Among the lines of data below, reproduce only those from the one with "billboards, TV spots, print ads ≥ 0" through the one with "The optimal solution is billboards", exactly as they stand, both ends included.
Data provided: Begin
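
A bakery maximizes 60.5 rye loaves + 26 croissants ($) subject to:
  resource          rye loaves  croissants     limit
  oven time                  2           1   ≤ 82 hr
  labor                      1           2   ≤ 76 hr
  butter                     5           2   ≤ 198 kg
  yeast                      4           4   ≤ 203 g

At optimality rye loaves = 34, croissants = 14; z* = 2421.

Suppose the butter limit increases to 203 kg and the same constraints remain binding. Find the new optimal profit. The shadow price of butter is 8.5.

2463.5

Δb = 5, so new z* = 2421 + (8.5)·(5) = 2421 + 42.5 = 2463.5.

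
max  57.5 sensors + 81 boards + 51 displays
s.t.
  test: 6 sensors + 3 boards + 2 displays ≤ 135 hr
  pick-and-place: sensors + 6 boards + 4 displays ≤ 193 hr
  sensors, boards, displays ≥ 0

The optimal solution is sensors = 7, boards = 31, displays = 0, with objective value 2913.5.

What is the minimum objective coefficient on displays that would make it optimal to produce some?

54

At the optimum: test uses 135 of 135 (binding); pick-and-place uses 193 of 193 (binding).
From A_Bᵀ y = c: 6·y_test + 1·y_pick-and-place = 57.5; 3·y_test + 6·y_pick-and-place = 81.
Solving: y_test = 8, y_pick-and-place = 9.5.
displays enters the basis when its profit ≥ yᵀa₃ = 8·2 + 9.5·4 = 54.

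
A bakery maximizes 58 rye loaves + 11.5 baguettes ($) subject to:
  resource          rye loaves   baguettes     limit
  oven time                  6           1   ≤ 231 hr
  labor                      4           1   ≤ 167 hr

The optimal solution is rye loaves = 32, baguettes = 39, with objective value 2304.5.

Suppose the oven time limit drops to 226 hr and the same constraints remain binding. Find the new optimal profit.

2274.5

Both oven time and labor are binding at x*.
From A_Bᵀ y = c: 6·y_oven time + 4·y_labor = 58; 1·y_oven time + 1·y_labor = 11.5.
Solving: y_oven time = 6, y_labor = 5.5.
Δz = y_oven time·Δb = 6 × (-5) = -30, so new z* = 2304.5 − 30 = 2274.5.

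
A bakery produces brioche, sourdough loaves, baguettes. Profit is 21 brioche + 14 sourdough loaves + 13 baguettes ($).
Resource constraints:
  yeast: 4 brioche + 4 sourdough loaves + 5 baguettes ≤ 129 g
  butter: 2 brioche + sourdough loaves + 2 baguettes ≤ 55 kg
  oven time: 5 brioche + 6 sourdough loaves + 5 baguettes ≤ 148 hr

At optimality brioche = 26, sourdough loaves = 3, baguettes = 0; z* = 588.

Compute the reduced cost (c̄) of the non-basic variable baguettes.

-8

At the optimum: yeast uses 116 of 129 (slack = 13); butter uses 55 of 55 (binding); oven time uses 148 of 148 (binding).
Since yeast is not tight, its dual is 0.
Dual feasibility on the basic columns requires 2·y_butter + 5·y_oven time = 21, 1·y_butter + 6·y_oven time = 14.
→ y_butter = 8 and y_oven time = 1.
Reduced cost of baguettes: c₃ − yᵀa₃ = 13 − (8·2 + 1·5) = 13 − 21 = -8.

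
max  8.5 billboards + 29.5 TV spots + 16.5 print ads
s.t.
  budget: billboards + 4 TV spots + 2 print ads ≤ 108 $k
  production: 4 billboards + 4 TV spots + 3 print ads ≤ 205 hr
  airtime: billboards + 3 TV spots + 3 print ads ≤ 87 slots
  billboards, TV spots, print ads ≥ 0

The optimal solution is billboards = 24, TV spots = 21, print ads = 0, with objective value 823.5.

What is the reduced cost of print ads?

-5

Check each constraint at x*: budget 108/108 (tight); production 180/205 (slack 25); airtime 87/87 (tight).
Since production is not tight, its dual is 0.
The binding rows give the dual system: 1·y_budget + 1·y_airtime = 8.5 and 4·y_budget + 3·y_airtime = 29.5.
This yields shadow prices y_budget = 4, y_airtime = 4.5.
Reduced cost of print ads: c₃ − yᵀa₃ = 16.5 − (4·2 + 4.5·3) = 16.5 − 21.5 = -5.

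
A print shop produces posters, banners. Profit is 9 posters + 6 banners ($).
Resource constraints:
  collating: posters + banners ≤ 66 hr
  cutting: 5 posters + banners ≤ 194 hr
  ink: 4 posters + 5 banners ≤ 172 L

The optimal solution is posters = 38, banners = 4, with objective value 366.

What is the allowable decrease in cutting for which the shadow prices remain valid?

Binding constraints: cutting, ink. The basis is B = [[5,1],[4,5]] with det 21.
Per unit decrease in cutting, x* moves by d = (-0.2381, 0.1905).
The basis stays optimal until posters reaches 0; allowable decrease = 159.6 hr.

159.6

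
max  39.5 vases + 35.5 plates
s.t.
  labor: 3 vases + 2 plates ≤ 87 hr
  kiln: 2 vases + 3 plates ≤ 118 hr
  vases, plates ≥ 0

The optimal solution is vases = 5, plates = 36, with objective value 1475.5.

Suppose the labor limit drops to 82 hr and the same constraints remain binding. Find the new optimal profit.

Check each constraint at x*: labor 87/87 (tight); kiln 118/118 (tight).
From A_Bᵀ y = c: 3·y_labor + 2·y_kiln = 39.5; 2·y_labor + 3·y_kiln = 35.5.
Solving: y_labor = 9.5, y_kiln = 5.5.
Δz = y_labor·Δb = 9.5 × (-5) = -47.5, so new z* = 1475.5 − 47.5 = 1428.

1428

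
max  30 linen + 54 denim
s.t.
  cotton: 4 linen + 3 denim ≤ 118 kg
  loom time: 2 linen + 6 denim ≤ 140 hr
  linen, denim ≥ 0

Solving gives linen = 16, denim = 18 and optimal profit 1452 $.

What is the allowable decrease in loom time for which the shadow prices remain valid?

Binding constraints: cotton, loom time. The basis is B = [[4,3],[2,6]] with det 18.
Per unit decrease in loom time, x* moves by d = (0.1667, -0.2222).
The basis stays optimal until denim reaches 0; allowable decrease = 81 hr.

81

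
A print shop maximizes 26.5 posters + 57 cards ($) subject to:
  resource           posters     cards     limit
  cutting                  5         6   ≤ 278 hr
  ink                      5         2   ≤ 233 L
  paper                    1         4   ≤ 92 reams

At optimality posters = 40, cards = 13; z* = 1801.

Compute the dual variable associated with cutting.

Binding: cutting and paper. Non-binding: ink (7 unused).
By complementary slackness, y = 0 for the non-binding constraint.
From A_Bᵀ y = c: 5·y_cutting + 1·y_paper = 26.5; 6·y_cutting + 4·y_paper = 57.
This yields shadow prices y_cutting = 3.5, y_paper = 9.
Shadow price of cutting = 3.5.

3.5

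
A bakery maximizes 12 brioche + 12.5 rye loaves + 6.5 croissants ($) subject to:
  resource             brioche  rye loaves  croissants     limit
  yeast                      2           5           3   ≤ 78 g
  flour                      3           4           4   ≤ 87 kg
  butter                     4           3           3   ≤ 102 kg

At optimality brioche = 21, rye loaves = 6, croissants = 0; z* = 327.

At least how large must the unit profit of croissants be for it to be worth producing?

12.5

Check each constraint at x*: yeast 72/78 (slack 6); flour 87/87 (tight); butter 102/102 (tight).
By complementary slackness, y = 0 for the non-binding constraint.
The binding rows give the dual system: 3·y_flour + 4·y_butter = 12 and 4·y_flour + 3·y_butter = 12.5.
Solving: y_flour = 2, y_butter = 1.5.
croissants enters the basis when its profit ≥ yᵀa₃ = 2·4 + 1.5·3 = 12.5.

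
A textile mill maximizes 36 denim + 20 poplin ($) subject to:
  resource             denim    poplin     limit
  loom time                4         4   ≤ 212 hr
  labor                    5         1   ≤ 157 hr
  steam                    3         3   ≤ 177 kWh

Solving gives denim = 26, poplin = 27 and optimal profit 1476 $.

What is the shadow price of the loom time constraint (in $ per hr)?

Check each constraint at x*: loom time 212/212 (tight); labor 157/157 (tight); steam 159/177 (slack 18).
Since steam is not tight, its dual is 0.
The binding rows give the dual system: 4·y_loom time + 5·y_labor = 36 and 4·y_loom time + 1·y_labor = 20.
→ y_loom time = 4 and y_labor = 4.
Shadow price of loom time = 4.

4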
Data provided: End
Problem solution:
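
  billboards, TV spots, print ads ≥ 0

The optimal solution is billboards = 24, TV spots = 21, print ads = 0, with objective value 823.5.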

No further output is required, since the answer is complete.